Dataset records:
+--

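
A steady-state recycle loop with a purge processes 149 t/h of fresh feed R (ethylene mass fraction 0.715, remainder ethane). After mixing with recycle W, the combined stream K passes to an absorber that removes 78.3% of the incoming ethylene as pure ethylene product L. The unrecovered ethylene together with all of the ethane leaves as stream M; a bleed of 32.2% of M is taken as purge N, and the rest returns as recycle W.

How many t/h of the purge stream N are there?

51.19 t/h

ethane enters only via R and leaves only via the purge: 149×0.285 = 0.322×(ethane in M), and the absorber passes all ethane, so ethane in K = ethane in M = 131.88 t/h.
ethylene in K: m_A = 149×0.715 + (1−0.322)·(1−0.783)·m_A, so m_A = 106.53/0.8529 = 124.91 t/h.
M = (1−0.783)×124.91 + 131.88 = 158.98 t/h.
Purge N = 0.322×158.98 = 51.193 t/h.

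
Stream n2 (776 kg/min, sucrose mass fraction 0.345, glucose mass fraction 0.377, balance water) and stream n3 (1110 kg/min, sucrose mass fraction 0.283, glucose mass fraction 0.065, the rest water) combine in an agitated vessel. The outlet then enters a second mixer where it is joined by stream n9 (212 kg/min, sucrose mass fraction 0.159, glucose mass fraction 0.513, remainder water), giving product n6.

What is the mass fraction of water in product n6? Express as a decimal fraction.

Overall, product flow = 2098 kg/min.
water in = 776×0.278 + 1110×0.652 + 212×0.328 = 1009 kg/min.
water fraction in n6 = 0.481.

0.481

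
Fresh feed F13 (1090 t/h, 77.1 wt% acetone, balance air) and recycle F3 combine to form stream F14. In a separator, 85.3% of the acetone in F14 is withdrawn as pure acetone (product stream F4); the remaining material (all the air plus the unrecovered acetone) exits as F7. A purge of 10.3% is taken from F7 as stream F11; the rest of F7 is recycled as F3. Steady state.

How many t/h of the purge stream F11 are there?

air enters only via F13 and leaves only via the purge: 1090×0.229 = 0.103×(air in F7), and the separator passes all air, so air in F14 = air in F7 = 2423.4 t/h.
acetone in F14: m_A = 1090×0.771 + (1−0.103)·(1−0.853)·m_A, so m_A = 840.39/0.8681 = 968.03 t/h.
F7 = (1−0.853)×968.03 + 2423.4 = 2565.7 t/h.
Purge F11 = 0.103×2565.7 = 264.27 t/h.

264.3 t/h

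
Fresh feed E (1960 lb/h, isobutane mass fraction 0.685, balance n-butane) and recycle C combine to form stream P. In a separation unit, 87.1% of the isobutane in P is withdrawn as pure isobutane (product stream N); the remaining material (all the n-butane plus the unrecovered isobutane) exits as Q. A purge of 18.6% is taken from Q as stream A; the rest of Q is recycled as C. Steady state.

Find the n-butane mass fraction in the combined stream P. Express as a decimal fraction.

n-butane enters only via E and leaves only via the purge: 1960×0.315 = 0.186×(n-butane in Q), and the separation unit passes all n-butane, so n-butane in P = n-butane in Q = 3319.4 lb/h.
isobutane in P: m_A = 1960×0.685 + (1−0.186)·(1−0.871)·m_A, so m_A = 1342.6/0.8950 = 1500.1 lb/h.
P = 1500.1 + 3319.4 = 4819.5 lb/h.
n-butane fraction in P = 3319.4/4819.5 = 0.689.

0.689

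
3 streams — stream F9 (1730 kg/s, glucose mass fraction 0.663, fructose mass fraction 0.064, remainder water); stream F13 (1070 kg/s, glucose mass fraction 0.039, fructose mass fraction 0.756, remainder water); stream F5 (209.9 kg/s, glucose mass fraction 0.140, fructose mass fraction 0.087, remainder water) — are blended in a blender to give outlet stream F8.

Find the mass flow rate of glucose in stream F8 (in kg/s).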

+--

About this task:
Repeat exactly the lines above, starting with the first line of the records and finishing with the line holding "Stream n2 (776". Add no other line.

Response:
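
A steady-state recycle loop with a purge processes 149 t/h of fresh feed R (ethylene mass fraction 0.715, remainder ethane). After mixing with recycle W, the combined stream K passes to an absorber that removes 78.3% of the incoming ethylene as pure ethylene product L. The unrecovered ethylene together with all of the ethane leaves as stream M; a bleed of 32.2% of M is taken as purge N, and the rest returns as recycle W.

How many t/h of the purge stream N are there?

51.19 t/h

ethane enters only via R and leaves only via the purge: 149×0.285 = 0.322×(ethane in M), and the absorber passes all ethane, so ethane in K = ethane in M = 131.88 t/h.
ethylene in K: m_A = 149×0.715 + (1−0.322)·(1−0.783)·m_A, so m_A = 106.53/0.8529 = 124.91 t/h.
M = (1−0.783)×124.91 + 131.88 = 158.98 t/h.
Purge N = 0.322×158.98 = 51.193 t/h.

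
Stream n2 (776 kg/min, sucrose mass fraction 0.345, glucose mass fraction 0.377, balance water) and stream n3 (1110 kg/min, sucrose mass fraction 0.283, glucose mass fraction 0.065, the rest water) combine in an agitated vessel. The outlet then enters a second mixer where it is joined by stream n9 (212 kg/min, sucrose mass fraction 0.159, glucose mass fraction 0.513, remainder water), giving product n6.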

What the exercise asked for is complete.